• [Records provided]
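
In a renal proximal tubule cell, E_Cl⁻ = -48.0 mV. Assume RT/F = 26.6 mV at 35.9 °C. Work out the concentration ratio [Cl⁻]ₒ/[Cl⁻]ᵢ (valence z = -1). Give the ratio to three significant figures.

ln([out]/[in]) = E·z/(26.6) = -48.0 × -1 / 26.6 = 1.8045
[out]/[in] = e^(1.8045) = 6.077

6.08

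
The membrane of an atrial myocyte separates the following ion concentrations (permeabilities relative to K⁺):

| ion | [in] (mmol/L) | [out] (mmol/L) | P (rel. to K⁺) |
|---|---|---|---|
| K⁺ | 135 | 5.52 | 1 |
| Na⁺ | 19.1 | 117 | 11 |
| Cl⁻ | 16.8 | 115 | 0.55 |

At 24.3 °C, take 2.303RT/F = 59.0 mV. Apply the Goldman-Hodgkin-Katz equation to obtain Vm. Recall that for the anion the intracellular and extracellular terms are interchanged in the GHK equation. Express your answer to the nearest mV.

Vm = 59.0 · log₁₀[(Σ P·[cation]ₒ + Σ P·[anion]ᵢ) / (Σ P·[cation]ᵢ + Σ P·[anion]ₒ)]
Numerator = 1×5.52 + 11×117 + 0.55×16.8 = 1302
Denominator = 1×135 + 11×19.1 + 0.55×115 = 408.4
Vm = 59.0 · log₁₀(3.1879) = 59.0 × (0.5035) = 29.71 mV

30 mV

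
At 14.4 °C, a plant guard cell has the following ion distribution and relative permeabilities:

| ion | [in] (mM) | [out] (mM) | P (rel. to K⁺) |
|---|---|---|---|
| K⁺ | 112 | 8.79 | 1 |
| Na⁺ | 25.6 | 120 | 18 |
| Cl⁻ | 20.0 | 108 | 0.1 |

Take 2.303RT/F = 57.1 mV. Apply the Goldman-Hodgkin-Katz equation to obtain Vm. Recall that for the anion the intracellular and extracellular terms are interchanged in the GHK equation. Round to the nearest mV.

33 mV

Vm = 57.1 · log₁₀[(Σ P·[cation]ₒ + Σ P·[anion]ᵢ) / (Σ P·[cation]ᵢ + Σ P·[anion]ₒ)]
Numerator = 1×8.79 + 18×120 + 0.1×20.0 = 2171
Denominator = 1×112 + 18×25.6 + 0.1×108 = 583.6
Vm = 57.1 · log₁₀(3.7197) = 57.1 × (0.5705) = 32.58 mV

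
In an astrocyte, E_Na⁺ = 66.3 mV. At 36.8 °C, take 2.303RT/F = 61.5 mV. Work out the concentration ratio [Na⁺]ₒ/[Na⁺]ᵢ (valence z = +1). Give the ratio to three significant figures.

12.0

log₁₀([out]/[in]) = E·z/(61.5) = 66.3 × 1 / 61.5 = 1.0780
[out]/[in] = 10^(1.0780) = 11.97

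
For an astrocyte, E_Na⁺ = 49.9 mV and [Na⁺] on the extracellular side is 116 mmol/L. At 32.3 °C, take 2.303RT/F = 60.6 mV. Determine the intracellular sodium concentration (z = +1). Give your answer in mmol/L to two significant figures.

17 mmol/L

Nernst: E = (60.6/1) · log₁₀([out]/[in]), so log₁₀([out]/[in]) = 49.9 × 1 / 60.6 = 0.8234.
[out]/[in] = 10^(0.8234) = 6.659.
[in] = 116 / 6.659 = 17.42 mmol/L.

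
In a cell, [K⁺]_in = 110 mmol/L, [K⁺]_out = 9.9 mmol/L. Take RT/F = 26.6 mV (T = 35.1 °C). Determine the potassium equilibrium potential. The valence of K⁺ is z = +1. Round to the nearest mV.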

• [Problem]
An exact reproduction of all the records is required.

• [Written response]
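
In a renal proximal tubule cell, E_Cl⁻ = -48.0 mV. Assume RT/F = 26.6 mV at 35.9 °C. Work out the concentration ratio [Cl⁻]ₒ/[Cl⁻]ᵢ (valence z = -1). Give the ratio to three significant figures.

ln([out]/[in]) = E·z/(26.6) = -48.0 × -1 / 26.6 = 1.8045
[out]/[in] = e^(1.8045) = 6.077

6.08

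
The membrane of an atrial myocyte separates the following ion concentrations (permeabilities relative to K⁺):

| ion | [in] (mmol/L) | [out] (mmol/L) | P (rel. to K⁺) |
|---|---|---|---|
| K⁺ | 135 | 5.52 | 1 |
| Na⁺ | 19.1 | 117 | 11 |
| Cl⁻ | 16.8 | 115 | 0.55 |

At 24.3 °C, take 2.303RT/F = 59.0 mV. Apply the Goldman-Hodgkin-Katz equation to obtain Vm. Recall that for the anion the intracellular and extracellular terms are interchanged in the GHK equation. Express your answer to the nearest mV.

Vm = 59.0 · log₁₀[(Σ P·[cation]ₒ + Σ P·[anion]ᵢ) / (Σ P·[cation]ᵢ + Σ P·[anion]ₒ)]
Numerator = 1×5.52 + 11×117 + 0.55×16.8 = 1302
Denominator = 1×135 + 11×19.1 + 0.55×115 = 408.4
Vm = 59.0 · log₁₀(3.1879) = 59.0 × (0.5035) = 29.71 mV

30 mV

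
At 14.4 °C, a plant guard cell has the following ion distribution and relative permeabilities:

| ion | [in] (mM) | [out] (mM) | P (rel. to K⁺) |
|---|---|---|---|
| K⁺ | 112 | 8.79 | 1 |
| Na⁺ | 25.6 | 120 | 18 |
| Cl⁻ | 20.0 | 108 | 0.1 |

Take 2.303RT/F = 57.1 mV. Apply the Goldman-Hodgkin-Katz equation to obtain Vm. Recall that for the anion the intracellular and extracellular terms are interchanged in the GHK equation. Round to the nearest mV.

33 mV

Vm = 57.1 · log₁₀[(Σ P·[cation]ₒ + Σ P·[anion]ᵢ) / (Σ P·[cation]ᵢ + Σ P·[anion]ₒ)]
Numerator = 1×8.79 + 18×120 + 0.1×20.0 = 2171
Denominator = 1×112 + 18×25.6 + 0.1×108 = 583.6
Vm = 57.1 · log₁₀(3.7197) = 57.1 × (0.5705) = 32.58 mV

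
In an astrocyte, E_Na⁺ = 66.3 mV. At 36.8 °C, take 2.303RT/F = 61.5 mV. Work out the concentration ratio [Na⁺]ₒ/[Na⁺]ᵢ (valence z = +1). Give the ratio to three significant figures.

12.0

log₁₀([out]/[in]) = E·z/(61.5) = 66.3 × 1 / 61.5 = 1.0780
[out]/[in] = 10^(1.0780) = 11.97

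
For an astrocyte, E_Na⁺ = 49.9 mV and [Na⁺] on the extracellular side is 116 mmol/L. At 32.3 °C, take 2.303RT/F = 60.6 mV. Determine the intracellular sodium concentration (z = +1). Give your answer in mmol/L to two significant figures.

17 mmol/L

Nernst: E = (60.6/1) · log₁₀([out]/[in]), so log₁₀([out]/[in]) = 49.9 × 1 / 60.6 = 0.8234.
[out]/[in] = 10^(0.8234) = 6.659.
[in] = 116 / 6.659 = 17.42 mmol/L.

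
In a cell, [K⁺]_in = 110 mmol/L, [K⁺]_out = 9.9 mmol/L. Take RT/F = 26.6 mV (T = 35.1 °C). Determine the potassium equilibrium potential. The valence of K⁺ is z = +1. Round to the nearest mV.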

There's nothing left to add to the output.